## Activity:
How do the records below read from their first line through the line containing "A chair. The"? Write those lines out exactly.

START Exercise material

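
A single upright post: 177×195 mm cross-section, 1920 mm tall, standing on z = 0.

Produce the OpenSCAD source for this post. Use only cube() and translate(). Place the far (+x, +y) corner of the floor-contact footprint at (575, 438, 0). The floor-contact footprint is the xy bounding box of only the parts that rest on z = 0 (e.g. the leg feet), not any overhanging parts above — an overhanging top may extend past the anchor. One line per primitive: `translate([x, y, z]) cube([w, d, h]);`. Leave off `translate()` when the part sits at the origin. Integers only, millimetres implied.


translate([398, 243, 0]) cube([177, 195, 1920]);


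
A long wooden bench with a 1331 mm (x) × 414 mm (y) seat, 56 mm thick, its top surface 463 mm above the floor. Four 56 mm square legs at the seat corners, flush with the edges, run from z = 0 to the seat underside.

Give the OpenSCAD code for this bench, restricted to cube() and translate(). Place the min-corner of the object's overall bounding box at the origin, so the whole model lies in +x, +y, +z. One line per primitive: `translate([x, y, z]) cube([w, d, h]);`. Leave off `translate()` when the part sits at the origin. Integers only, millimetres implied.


translate([0, 0, 407]) cube([1331, 414, 56]);
cube([56, 56, 407]);
translate([0, 358, 0]) cube([56, 56, 407]);
translate([1275, 0, 0]) cube([56, 56, 407]);
translate([1275, 358, 0]) cube([56, 56, 407]);


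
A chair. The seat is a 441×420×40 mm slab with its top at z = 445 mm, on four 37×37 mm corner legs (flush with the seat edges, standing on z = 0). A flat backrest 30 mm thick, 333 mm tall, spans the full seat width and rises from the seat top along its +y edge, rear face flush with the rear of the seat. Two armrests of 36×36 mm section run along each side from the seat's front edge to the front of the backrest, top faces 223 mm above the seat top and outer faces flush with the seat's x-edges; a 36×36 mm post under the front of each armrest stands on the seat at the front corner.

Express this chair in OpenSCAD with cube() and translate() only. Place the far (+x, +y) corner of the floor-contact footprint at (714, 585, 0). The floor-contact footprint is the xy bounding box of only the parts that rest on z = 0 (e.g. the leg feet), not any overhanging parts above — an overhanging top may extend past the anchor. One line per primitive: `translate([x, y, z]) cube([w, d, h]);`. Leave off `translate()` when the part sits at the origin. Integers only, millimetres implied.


translate([273, 165, 405]) cube([441, 420, 40]);
translate([273, 165, 0]) cube([37, 37, 405]);
translate([677, 165, 0]) cube([37, 37, 405]);
translate([273, 548, 0]) cube([37, 37, 405]);
translate([677, 548, 0]) cube([37, 37, 405]);
translate([273, 555, 445]) cube([441, 30, 333]);
translate([273, 165, 632]) cube([36, 390, 36]);
translate([678, 165, 632]) cube([36, 390, 36]);
translate([273, 165, 445]) cube([36, 36, 187]);
translate([678, 165, 445]) cube([36, 36, 187]);


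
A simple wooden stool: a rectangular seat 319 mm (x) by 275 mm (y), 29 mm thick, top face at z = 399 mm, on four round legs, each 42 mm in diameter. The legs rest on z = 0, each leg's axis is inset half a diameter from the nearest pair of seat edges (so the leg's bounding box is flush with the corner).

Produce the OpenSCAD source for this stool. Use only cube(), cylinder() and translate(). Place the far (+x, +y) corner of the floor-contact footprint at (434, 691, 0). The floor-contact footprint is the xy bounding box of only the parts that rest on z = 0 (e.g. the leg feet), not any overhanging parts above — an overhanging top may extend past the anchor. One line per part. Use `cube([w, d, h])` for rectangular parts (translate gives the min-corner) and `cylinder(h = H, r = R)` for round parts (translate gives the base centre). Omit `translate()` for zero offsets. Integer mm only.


translate([115, 416, 370]) cube([319, 275, 29]);
translate([136, 437, 0]) cylinder(h = 370, r = 21);
translate([413, 437, 0]) cylinder(h = 370, r = 21);
translate([136, 670, 0]) cylinder(h = 370, r = 21);
translate([413, 670, 0]) cylinder(h = 370, r = 21);


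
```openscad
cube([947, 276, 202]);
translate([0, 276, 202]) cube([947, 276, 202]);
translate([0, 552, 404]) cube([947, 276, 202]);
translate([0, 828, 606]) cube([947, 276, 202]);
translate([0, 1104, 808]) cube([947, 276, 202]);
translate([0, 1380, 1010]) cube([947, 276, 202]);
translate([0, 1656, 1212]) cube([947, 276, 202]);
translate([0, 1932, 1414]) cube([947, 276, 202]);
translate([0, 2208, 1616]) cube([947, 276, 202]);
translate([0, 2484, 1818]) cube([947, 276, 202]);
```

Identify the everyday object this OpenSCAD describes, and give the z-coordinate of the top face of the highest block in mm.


A staircase. The total rise is 2020 mm.

10 identical blocks, each offset up and back from the previous — a staircase. Each step is 202 mm tall and there are 10 of them, so the total rise is 10 × 202 = 2020 mm.


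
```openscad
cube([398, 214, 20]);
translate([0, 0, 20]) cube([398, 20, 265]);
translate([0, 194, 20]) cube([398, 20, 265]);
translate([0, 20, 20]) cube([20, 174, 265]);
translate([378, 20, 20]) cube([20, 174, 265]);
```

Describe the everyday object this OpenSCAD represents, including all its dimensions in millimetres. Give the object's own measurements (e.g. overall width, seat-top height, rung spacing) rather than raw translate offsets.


An open-topped rectangular box: outside dimensions 398×214×285 mm, with a uniform wall and base thickness of 20 mm. The base is a full 398×214 slab on the floor; four walls sit on top of the base. The front and back walls (the −y and +y sides) span the full width; the two side walls fit between them.


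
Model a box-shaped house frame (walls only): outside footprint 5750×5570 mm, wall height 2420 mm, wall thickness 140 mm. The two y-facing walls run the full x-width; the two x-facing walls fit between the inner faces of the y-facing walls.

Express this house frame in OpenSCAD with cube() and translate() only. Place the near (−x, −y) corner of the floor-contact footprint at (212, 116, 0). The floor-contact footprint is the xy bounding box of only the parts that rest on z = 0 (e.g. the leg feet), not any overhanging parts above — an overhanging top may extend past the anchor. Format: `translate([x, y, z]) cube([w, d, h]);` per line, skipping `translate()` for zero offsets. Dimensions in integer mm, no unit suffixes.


translate([212, 116, 0]) cube([5750, 140, 2420]);
translate([212, 5546, 0]) cube([5750, 140, 2420]);
translate([212, 256, 0]) cube([140, 5290, 2420]);
translate([5822, 256, 0]) cube([140, 5290, 2420]);


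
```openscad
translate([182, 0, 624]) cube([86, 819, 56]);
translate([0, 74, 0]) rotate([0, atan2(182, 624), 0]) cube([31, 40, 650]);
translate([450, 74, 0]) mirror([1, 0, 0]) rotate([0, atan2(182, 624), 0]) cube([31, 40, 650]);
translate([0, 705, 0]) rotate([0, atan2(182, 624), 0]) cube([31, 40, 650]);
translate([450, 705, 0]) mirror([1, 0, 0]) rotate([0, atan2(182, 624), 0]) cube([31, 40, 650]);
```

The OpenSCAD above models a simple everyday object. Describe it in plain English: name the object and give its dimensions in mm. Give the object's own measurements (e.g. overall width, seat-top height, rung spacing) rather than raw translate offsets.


A sawhorse. A 86×819×56 mm beam (x, y, z) sits on two A-frame leg pairs. Each pair is two raked legs of 31×40 mm section (40 mm along y) splaying symmetrically in x. Each leg rises 624 mm vertically over 182 mm of horizontal reach and is 650 mm long along its own axis. Every leg's outer bottom edge rests on the floor and its outer top edge meets a bottom edge of the beam — the left legs (tilting toward +x) meet the beam's −x bottom edge, the right legs (their mirror images, tilting toward −x) meet its +x bottom edge — so the leg tops tuck under the beam, the beam's underside is 624 mm above the floor, and the feet are 450 mm apart outside-to-outside with the beam centred between them. The two leg pairs are set in 74 mm from either end of the beam.


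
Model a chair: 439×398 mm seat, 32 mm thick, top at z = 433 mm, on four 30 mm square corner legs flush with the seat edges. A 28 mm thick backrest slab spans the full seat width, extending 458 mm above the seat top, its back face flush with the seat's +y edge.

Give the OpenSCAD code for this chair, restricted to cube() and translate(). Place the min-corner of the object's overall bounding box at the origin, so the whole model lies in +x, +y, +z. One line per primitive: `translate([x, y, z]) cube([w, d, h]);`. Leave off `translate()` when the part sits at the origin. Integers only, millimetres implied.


translate([0, 0, 401]) cube([439, 398, 32]);
cube([30, 30, 401]);
translate([409, 0, 0]) cube([30, 30, 401]);
translate([0, 368, 0]) cube([30, 30, 401]);
translate([409, 368, 0]) cube([30, 30, 401]);
translate([0, 370, 433]) cube([439, 28, 458]);


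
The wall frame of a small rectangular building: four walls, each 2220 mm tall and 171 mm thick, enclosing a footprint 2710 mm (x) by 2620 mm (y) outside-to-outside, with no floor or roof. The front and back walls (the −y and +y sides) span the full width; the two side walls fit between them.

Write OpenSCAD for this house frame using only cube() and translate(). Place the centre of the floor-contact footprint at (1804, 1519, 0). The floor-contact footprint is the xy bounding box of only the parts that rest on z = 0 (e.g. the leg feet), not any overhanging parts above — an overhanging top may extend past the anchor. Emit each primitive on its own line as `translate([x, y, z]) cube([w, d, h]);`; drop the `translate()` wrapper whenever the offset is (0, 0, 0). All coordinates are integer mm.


translate([449, 209, 0]) cube([2710, 171, 2220]);
translate([449, 2658, 0]) cube([2710, 171, 2220]);
translate([449, 380, 0]) cube([171, 2278, 2220]);
translate([2988, 380, 0]) cube([171, 2278, 2220]);


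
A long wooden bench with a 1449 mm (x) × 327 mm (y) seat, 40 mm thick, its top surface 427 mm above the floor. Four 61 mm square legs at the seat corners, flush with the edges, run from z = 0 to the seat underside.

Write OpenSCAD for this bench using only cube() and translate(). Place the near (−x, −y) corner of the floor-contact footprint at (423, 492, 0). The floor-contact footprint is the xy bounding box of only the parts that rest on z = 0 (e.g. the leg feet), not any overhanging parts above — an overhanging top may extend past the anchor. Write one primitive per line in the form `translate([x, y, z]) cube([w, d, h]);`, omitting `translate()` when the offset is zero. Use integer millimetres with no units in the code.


translate([423, 492, 387]) cube([1449, 327, 40]);
translate([423, 492, 0]) cube([61, 61, 387]);
translate([423, 758, 0]) cube([61, 61, 387]);
translate([1811, 492, 0]) cube([61, 61, 387]);
translate([1811, 758, 0]) cube([61, 61, 387]);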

END Exercise material

## Your response:
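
A single upright post: 177×195 mm cross-section, 1920 mm tall, standing on z = 0.

Produce the OpenSCAD source for this post. Use only cube() and translate(). Place the far (+x, +y) corner of the floor-contact footprint at (575, 438, 0). The floor-contact footprint is the xy bounding box of only the parts that rest on z = 0 (e.g. the leg feet), not any overhanging parts above — an overhanging top may extend past the anchor. One line per primitive: `translate([x, y, z]) cube([w, d, h]);`. Leave off `translate()` when the part sits at the origin. Integers only, millimetres implied.


translate([398, 243, 0]) cube([177, 195, 1920]);


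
A long wooden bench with a 1331 mm (x) × 414 mm (y) seat, 56 mm thick, its top surface 463 mm above the floor. Four 56 mm square legs at the seat corners, flush with the edges, run from z = 0 to the seat underside.

Give the OpenSCAD code for this bench, restricted to cube() and translate(). Place the min-corner of the object's overall bounding box at the origin, so the whole model lies in +x, +y, +z. One line per primitive: `translate([x, y, z]) cube([w, d, h]);`. Leave off `translate()` when the part sits at the origin. Integers only, millimetres implied.


translate([0, 0, 407]) cube([1331, 414, 56]);
cube([56, 56, 407]);
translate([0, 358, 0]) cube([56, 56, 407]);
translate([1275, 0, 0]) cube([56, 56, 407]);
translate([1275, 358, 0]) cube([56, 56, 407]);


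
A chair. The seat is a 441×420×40 mm slab with its top at z = 445 mm, on four 37×37 mm corner legs (flush with the seat edges, standing on z = 0). A flat backrest 30 mm thick, 333 mm tall, spans the full seat width and rises from the seat top along its +y edge, rear face flush with the rear of the seat. Two armrests of 36×36 mm section run along each side from the seat's front edge to the front of the backrest, top faces 223 mm above the seat top and outer faces flush with the seat's x-edges; a 36×36 mm post under the front of each armrest stands on the seat at the front corner.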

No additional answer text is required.